• **EXERCISE DIRECTIONS**: Give back exactly the lines of the material below, starting with the line with "A furnace is" and going on through the line with "- magnesite: MgO 48.18%; LOI 51.82%.".

• **STUDY MATERIAL**:
....
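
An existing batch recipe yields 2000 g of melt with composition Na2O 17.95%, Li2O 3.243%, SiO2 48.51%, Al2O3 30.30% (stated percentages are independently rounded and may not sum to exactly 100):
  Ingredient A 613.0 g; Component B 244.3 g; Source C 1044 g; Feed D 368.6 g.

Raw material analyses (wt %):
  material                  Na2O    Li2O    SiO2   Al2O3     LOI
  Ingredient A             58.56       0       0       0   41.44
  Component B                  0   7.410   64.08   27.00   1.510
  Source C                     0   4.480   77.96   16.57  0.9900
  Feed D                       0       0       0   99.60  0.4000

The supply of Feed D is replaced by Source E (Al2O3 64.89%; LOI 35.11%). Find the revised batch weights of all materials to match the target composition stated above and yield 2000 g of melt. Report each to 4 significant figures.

Revised batch per 2000 g melt:
  Ingredient A: 613.0 g
  Component B: 244.3 g
  Source C: 1044 g
  Source E: 565.7 g
Total batch = 2467 g; LOI loss = 466.7 g

The working math runs at exact precision through the solve. Values along the way are printed (rounded to 4 significant digits) between the steps. A single rounding finalizes each reported value; all derived quantities are recomputed at exact precision (ignition loss, the four compositions, yield, totals, glass mass) starting from the weights at 2000 g of glass as quoted within problem or answer.
Oxide-by-oxide targets in 2000 g melt:
  Na2O: 17.95% × 2000 = 359.0 g
  Li2O: 3.243% × 2000 = 64.86 g
  SiO2: 48.51% × 2000 = 970.2 g
  Al2O3: 30.30% × 2000 = 606.0 g
Checking each oxide sum from the weights as reported, under the basis named above (summed amounts equal target values once rounding is allowed for):
  Na2O: 613.0·0.5856 = 359.0 g (target 359.0 g)
  Li2O: 244.3·0.07410 + 1044·0.04480 = 64.87 g (target 64.86 g)
  SiO2: 244.3·0.6408 + 1044·0.7796 = 970.4 g (target 970.2 g)
  Al2O3: 244.3·0.2700 + 1044·0.1657 + 565.7·0.6489 = 606.0 g (target 606.0 g)
Glass mass check: the batch minus its LOI: 2000 g (oxide target masses add up to 2000 g; basis as stated: 2000 g — gaps are rounding artifacts).
Batch grand total — Σ batch = 2467 g; LOI removed, Σ of batch·LOI: 466.7 g; glass ÷ batch gives a yield of 81.08%.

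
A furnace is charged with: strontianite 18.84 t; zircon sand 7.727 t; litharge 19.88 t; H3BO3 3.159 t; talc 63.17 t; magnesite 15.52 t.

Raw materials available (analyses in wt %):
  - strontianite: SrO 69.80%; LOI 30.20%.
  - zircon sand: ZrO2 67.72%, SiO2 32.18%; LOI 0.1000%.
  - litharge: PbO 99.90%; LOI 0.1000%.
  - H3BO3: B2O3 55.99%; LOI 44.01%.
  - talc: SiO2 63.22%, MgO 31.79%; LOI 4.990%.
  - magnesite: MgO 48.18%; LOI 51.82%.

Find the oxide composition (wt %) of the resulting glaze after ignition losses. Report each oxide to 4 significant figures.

Mid-chain values are shown (rounded to four significant figures) as written. Every computation keeps full precision through the solve — each reported result sees exactly one rounding — the derived quantities, including six oxide percentages, glass mass, ignition loss, totals, yield, are re-derived starting from the weights on 110.0 t of glass at full float precision as they appear in the question or the answer.
Mass of each oxide from the mix:
  PbO: 19.88·0.9990 = 19.86 t
  B2O3: 3.159·0.5599 = 1.769 t
  ZrO2: 7.727·0.6772 = 5.233 t
  SiO2: 7.727·0.3218 + 63.17·0.6322 = 42.42 t
  SrO: 18.84·0.6980 = 13.15 t
  MgO: 63.17·0.3179 + 15.52·0.4818 = 27.56 t
LOI: 18.84·0.3020 + 7.727·0.001000 + 19.88·0.001000 + 3.159·0.4401 + 63.17·0.04990 + 15.52·0.5182 = 18.30 t
batch − LOI leaves glass = 128.3 − 18.30 = 110.0 t (consistent with Σ oxide mass)
each wt % is 100 × oxide ÷ glass

Glass mass = 110.0 t (batch 128.3 − LOI 18.30).
Composition: PbO 18.06%, B2O3 1.608%, ZrO2 4.757%, SiO2 38.57%, SrO 11.96%, MgO 25.06%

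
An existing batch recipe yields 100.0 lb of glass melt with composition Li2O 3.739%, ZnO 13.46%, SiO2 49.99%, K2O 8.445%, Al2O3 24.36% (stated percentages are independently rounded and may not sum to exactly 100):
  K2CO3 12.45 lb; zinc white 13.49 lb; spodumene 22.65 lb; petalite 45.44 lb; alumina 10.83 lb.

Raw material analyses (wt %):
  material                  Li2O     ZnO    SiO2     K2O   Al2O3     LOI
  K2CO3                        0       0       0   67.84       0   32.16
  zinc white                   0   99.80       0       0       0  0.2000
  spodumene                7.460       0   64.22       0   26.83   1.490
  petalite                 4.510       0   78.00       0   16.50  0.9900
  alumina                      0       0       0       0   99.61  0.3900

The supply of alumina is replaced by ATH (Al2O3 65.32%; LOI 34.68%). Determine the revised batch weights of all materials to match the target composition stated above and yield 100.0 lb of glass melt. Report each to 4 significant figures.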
....
• **EXERCISE RESPONSE**:
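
A furnace is charged with: strontianite 18.84 t; zircon sand 7.727 t; litharge 19.88 t; H3BO3 3.159 t; talc 63.17 t; magnesite 15.52 t.

Raw materials available (analyses in wt %):
  - strontianite: SrO 69.80%; LOI 30.20%.
  - zircon sand: ZrO2 67.72%, SiO2 32.18%; LOI 0.1000%.
  - litharge: PbO 99.90%; LOI 0.1000%.
  - H3BO3: B2O3 55.99%; LOI 44.01%.
  - talc: SiO2 63.22%, MgO 31.79%; LOI 4.990%.
  - magnesite: MgO 48.18%; LOI 51.82%.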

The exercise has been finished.